AVAILABLE RECORDS section start

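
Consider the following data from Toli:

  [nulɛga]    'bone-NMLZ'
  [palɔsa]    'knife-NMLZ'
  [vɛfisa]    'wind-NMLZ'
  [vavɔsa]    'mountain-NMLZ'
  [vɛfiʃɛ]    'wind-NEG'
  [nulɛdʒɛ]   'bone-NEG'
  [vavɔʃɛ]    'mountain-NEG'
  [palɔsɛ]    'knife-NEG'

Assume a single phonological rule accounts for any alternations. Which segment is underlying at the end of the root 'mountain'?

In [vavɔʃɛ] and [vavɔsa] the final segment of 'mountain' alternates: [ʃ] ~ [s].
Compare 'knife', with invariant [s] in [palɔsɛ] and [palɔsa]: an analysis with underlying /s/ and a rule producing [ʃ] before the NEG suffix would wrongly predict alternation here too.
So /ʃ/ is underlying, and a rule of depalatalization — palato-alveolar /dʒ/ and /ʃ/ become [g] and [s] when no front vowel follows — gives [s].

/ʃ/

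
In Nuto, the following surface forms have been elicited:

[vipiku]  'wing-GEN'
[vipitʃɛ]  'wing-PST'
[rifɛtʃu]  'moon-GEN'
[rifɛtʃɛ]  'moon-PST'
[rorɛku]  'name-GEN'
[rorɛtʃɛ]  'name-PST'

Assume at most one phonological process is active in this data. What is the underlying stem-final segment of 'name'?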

AVAILABLE RECORDS section end
AVAILABLE RECORDS section start

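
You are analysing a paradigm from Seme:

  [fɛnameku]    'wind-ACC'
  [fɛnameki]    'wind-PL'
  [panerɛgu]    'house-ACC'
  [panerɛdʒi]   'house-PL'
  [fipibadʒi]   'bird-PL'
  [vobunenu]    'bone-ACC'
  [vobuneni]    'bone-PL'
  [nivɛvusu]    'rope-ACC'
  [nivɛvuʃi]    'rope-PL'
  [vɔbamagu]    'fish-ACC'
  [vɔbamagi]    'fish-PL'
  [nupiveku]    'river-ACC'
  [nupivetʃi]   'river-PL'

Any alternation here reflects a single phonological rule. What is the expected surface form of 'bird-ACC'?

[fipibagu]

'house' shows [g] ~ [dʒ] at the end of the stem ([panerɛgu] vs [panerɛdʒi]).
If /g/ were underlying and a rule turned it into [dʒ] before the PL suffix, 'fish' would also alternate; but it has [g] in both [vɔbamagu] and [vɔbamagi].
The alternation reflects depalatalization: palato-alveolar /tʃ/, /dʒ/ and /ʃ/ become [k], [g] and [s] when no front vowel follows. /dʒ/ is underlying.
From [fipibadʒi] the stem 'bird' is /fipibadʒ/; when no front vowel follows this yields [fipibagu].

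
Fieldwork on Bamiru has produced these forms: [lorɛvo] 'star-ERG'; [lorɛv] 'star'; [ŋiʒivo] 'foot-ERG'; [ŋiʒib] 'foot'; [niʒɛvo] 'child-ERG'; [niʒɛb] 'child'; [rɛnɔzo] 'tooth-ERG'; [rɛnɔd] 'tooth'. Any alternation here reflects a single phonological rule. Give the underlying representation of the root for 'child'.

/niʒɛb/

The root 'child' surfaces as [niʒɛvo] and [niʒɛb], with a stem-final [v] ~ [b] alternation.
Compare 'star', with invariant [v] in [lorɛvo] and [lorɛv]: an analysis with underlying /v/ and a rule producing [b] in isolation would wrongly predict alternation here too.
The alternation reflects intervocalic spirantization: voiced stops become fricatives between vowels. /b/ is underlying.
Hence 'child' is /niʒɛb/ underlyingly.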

AVAILABLE RECORDS section end
AVAILABLE RECORDS section start

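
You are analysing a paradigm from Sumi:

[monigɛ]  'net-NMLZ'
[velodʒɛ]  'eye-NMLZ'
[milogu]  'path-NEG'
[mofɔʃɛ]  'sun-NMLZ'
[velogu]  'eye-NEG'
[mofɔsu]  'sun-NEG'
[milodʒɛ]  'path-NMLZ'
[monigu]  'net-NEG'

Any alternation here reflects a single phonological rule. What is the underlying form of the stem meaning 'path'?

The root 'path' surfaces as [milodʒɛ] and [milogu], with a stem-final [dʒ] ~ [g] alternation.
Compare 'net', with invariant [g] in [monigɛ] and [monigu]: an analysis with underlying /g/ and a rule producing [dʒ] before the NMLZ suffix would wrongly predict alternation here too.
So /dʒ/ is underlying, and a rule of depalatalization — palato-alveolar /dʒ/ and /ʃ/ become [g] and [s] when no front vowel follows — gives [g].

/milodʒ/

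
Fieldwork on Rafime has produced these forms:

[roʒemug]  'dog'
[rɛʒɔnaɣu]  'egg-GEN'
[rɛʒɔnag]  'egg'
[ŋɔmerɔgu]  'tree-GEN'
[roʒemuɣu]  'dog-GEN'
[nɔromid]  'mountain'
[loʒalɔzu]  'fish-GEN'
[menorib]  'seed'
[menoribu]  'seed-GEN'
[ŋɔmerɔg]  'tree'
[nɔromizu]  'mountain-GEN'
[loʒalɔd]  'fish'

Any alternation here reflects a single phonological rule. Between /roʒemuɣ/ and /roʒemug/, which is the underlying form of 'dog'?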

AVAILABLE RECORDS section end

INSTRUCTIONS TO FOLLOW => Write out exactly the lines above from the line with "Assume a single" through the line with "Assume at most", both of them included, and leave out all other lines.

ANSWER =>
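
Assume a single phonological rule accounts for any alternations. Which segment is underlying at the end of the root 'mountain'?

In [vavɔʃɛ] and [vavɔsa] the final segment of 'mountain' alternates: [ʃ] ~ [s].
Compare 'knife', with invariant [s] in [palɔsɛ] and [palɔsa]: an analysis with underlying /s/ and a rule producing [ʃ] before the NEG suffix would wrongly predict alternation here too.
So /ʃ/ is underlying, and a rule of depalatalization — palato-alveolar /dʒ/ and /ʃ/ become [g] and [s] when no front vowel follows — gives [s].

/ʃ/

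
In Nuto, the following surface forms have been elicited:

[vipiku]  'wing-GEN'
[vipitʃɛ]  'wing-PST'
[rifɛtʃu]  'moon-GEN'
[rifɛtʃɛ]  'moon-PST'
[rorɛku]  'name-GEN'
[rorɛtʃɛ]  'name-PST'

Assume at most one phonological process is active in this data. What is the underlying stem-final segment of 'name'?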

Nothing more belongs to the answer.